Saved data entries
○ ○ ○ ○ ○ ○ ○

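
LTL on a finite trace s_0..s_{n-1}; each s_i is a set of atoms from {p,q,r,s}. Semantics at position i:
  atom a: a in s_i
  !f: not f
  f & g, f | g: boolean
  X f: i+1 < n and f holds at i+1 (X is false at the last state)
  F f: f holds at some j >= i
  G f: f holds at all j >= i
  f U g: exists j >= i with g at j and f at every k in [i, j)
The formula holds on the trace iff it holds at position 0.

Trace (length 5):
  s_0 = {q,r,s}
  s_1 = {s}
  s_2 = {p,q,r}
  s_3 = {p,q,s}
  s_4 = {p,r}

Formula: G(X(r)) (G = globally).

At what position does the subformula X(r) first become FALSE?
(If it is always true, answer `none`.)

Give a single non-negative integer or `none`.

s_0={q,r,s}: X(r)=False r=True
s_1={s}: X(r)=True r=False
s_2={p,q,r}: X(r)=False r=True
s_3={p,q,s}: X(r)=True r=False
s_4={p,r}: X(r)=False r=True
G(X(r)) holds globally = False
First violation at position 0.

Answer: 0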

○ ○ ○ ○ ○ ○ ○

AIM OF THE TASK
Extract all of the data shown above without alteration.

COMPLETED TASK
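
LTL on a finite trace s_0..s_{n-1}; each s_i is a set of atoms from {p,q,r,s}. Semantics at position i:
  atom a: a in s_i
  !f: not f
  f & g, f | g: boolean
  X f: i+1 < n and f holds at i+1 (X is false at the last state)
  F f: f holds at some j >= i
  G f: f holds at all j >= i
  f U g: exists j >= i with g at j and f at every k in [i, j)
The formula holds on the trace iff it holds at position 0.

Trace (length 5):
  s_0 = {q,r,s}
  s_1 = {s}
  s_2 = {p,q,r}
  s_3 = {p,q,s}
  s_4 = {p,r}

Formula: G(X(r)) (G = globally).

At what position does the subformula X(r) first become FALSE?
(If it is always true, answer `none`.)

Give a single non-negative integer or `none`.

s_0={q,r,s}: X(r)=False r=True
s_1={s}: X(r)=True r=False
s_2={p,q,r}: X(r)=False r=True
s_3={p,q,s}: X(r)=True r=False
s_4={p,r}: X(r)=False r=True
G(X(r)) holds globally = False
First violation at position 0.

Answer: 0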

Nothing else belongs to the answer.